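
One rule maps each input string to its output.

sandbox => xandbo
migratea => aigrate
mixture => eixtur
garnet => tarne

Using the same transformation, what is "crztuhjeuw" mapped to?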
☆ ☆ ☆
**Task prompt:**
Each line of the material above needs to be quoted exactly, please.

**Task answer:**
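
One rule maps each input string to its output.

sandbox => xandbo
migratea => aigrate
mixture => eixtur
garnet => tarne

Using the same transformation, what is "crztuhjeuw" mapped to?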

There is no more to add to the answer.